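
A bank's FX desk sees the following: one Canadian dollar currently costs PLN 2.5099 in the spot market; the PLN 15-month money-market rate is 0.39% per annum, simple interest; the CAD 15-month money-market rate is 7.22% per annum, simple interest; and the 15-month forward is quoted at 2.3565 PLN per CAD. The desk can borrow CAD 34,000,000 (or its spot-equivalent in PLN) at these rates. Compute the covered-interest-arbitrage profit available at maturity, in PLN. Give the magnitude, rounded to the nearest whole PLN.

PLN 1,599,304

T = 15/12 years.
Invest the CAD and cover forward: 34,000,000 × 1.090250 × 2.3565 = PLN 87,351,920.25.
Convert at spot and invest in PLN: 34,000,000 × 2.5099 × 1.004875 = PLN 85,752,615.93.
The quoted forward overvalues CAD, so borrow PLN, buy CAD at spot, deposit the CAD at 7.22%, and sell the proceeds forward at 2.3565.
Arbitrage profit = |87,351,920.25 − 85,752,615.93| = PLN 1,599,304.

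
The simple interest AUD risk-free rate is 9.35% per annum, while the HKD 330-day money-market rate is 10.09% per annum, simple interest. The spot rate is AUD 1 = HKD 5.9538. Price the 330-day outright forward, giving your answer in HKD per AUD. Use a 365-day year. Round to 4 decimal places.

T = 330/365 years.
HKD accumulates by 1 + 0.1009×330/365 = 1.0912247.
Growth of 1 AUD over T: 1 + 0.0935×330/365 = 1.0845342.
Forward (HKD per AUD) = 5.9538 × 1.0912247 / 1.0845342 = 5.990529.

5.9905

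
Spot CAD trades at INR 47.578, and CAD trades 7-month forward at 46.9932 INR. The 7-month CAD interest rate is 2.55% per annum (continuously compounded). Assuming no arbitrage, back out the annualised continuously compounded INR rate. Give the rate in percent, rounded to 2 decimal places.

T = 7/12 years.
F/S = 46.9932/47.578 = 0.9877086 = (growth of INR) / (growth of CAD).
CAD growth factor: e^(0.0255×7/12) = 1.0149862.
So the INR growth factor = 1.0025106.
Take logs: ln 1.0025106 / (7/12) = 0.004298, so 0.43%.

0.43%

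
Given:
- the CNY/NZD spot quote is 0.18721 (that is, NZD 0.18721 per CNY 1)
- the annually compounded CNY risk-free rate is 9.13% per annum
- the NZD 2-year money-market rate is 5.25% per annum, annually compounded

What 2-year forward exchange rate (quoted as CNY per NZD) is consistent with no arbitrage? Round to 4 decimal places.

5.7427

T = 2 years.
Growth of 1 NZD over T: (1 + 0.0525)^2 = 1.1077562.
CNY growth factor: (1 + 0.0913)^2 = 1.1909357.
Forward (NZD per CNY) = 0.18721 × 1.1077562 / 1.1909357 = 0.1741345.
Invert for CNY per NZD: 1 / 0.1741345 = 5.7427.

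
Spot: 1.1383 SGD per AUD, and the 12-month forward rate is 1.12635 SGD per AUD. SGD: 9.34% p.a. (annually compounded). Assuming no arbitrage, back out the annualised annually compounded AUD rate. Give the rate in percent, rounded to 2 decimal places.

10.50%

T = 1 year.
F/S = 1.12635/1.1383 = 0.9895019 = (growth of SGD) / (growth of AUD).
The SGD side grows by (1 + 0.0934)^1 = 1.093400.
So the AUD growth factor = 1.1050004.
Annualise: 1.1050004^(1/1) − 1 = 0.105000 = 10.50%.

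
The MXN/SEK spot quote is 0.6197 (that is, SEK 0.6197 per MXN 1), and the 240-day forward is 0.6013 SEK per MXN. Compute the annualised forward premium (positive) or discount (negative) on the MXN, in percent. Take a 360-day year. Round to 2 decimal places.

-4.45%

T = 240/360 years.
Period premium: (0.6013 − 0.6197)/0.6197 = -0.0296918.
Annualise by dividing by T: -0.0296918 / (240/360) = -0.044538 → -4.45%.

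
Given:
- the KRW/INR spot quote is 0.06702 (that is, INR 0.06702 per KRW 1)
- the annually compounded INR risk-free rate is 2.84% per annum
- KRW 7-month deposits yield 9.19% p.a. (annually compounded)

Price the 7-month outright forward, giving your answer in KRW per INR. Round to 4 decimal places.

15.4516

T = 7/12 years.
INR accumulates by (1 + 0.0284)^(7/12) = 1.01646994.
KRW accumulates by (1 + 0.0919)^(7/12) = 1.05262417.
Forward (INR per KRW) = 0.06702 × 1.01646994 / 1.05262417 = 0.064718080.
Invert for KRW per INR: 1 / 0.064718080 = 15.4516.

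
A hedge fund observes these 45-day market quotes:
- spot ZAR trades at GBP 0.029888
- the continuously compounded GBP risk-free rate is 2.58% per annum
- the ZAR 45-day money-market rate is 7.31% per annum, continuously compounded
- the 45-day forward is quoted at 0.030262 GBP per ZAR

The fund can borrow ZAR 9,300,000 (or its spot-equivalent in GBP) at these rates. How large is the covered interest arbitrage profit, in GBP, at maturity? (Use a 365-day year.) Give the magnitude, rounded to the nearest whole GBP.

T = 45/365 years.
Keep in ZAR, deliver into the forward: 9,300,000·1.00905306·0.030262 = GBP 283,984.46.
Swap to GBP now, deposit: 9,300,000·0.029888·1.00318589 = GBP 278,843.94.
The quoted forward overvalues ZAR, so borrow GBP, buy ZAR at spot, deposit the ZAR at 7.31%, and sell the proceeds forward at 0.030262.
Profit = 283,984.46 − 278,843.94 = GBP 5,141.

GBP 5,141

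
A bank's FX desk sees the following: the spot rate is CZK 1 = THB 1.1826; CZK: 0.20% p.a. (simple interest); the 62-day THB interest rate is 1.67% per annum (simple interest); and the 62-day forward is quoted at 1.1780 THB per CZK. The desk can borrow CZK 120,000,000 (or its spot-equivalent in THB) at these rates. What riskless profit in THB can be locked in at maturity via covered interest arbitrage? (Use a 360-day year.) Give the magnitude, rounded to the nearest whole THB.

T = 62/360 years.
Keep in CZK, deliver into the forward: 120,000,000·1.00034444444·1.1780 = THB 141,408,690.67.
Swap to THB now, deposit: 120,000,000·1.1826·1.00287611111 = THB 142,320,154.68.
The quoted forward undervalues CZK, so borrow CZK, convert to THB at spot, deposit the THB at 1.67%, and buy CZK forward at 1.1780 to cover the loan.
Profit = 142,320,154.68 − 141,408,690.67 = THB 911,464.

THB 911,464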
#####
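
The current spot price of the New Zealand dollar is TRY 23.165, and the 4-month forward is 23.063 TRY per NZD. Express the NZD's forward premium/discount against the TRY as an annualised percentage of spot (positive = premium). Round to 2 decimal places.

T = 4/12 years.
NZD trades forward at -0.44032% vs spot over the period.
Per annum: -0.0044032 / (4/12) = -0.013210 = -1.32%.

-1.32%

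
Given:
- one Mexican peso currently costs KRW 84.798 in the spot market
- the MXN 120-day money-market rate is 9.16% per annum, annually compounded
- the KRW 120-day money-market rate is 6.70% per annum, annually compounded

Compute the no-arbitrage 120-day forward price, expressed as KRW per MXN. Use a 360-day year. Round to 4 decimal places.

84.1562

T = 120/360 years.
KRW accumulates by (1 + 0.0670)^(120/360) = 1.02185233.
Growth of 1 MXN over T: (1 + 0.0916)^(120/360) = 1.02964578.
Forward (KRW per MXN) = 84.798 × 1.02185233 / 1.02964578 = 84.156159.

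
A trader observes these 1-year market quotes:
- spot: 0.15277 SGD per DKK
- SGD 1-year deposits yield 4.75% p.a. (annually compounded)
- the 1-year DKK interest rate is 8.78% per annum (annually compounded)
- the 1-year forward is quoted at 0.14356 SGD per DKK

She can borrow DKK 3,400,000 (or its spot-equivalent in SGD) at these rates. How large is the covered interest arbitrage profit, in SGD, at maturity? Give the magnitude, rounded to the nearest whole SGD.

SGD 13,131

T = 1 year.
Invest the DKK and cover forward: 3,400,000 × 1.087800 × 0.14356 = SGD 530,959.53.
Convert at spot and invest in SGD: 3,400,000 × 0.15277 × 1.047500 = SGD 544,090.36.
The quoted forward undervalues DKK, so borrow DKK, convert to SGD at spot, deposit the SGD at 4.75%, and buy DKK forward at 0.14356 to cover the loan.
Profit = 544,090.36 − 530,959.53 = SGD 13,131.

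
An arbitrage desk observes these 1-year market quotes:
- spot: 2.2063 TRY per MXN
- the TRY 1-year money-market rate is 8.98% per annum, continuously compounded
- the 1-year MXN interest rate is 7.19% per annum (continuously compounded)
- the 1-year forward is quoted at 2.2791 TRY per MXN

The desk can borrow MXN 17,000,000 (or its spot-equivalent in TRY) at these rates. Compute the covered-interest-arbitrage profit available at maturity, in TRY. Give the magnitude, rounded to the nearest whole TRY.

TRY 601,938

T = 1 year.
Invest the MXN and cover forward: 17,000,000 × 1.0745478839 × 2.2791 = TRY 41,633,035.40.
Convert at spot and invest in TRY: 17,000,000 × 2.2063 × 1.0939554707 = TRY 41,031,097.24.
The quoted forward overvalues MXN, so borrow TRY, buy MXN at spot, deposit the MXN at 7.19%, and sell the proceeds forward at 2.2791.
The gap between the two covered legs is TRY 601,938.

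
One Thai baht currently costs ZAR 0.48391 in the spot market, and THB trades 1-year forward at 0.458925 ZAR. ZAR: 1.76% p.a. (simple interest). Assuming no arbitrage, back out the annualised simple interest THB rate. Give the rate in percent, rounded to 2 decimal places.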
#####
DIRECTIONS: Only one stretch of the records above is wanted: the lines between the one holding "- SGD 1-year" and the one holding "- spot: 2.2063 TRY per MXN", inclusive, reproduced exactly.

TASK ANSWER:
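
- SGD 1-year deposits yield 4.75% p.a. (annually compounded)
- the 1-year DKK interest rate is 8.78% per annum (annually compounded)
- the 1-year forward is quoted at 0.14356 SGD per DKK

She can borrow DKK 3,400,000 (or its spot-equivalent in SGD) at these rates. How large is the covered interest arbitrage profit, in SGD, at maturity? Give the magnitude, rounded to the nearest whole SGD.

SGD 13,131

T = 1 year.
Invest the DKK and cover forward: 3,400,000 × 1.087800 × 0.14356 = SGD 530,959.53.
Convert at spot and invest in SGD: 3,400,000 × 0.15277 × 1.047500 = SGD 544,090.36.
The quoted forward undervalues DKK, so borrow DKK, convert to SGD at spot, deposit the SGD at 4.75%, and buy DKK forward at 0.14356 to cover the loan.
Profit = 544,090.36 − 530,959.53 = SGD 13,131.

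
An arbitrage desk observes these 1-year market quotes:
- spot: 2.2063 TRY per MXN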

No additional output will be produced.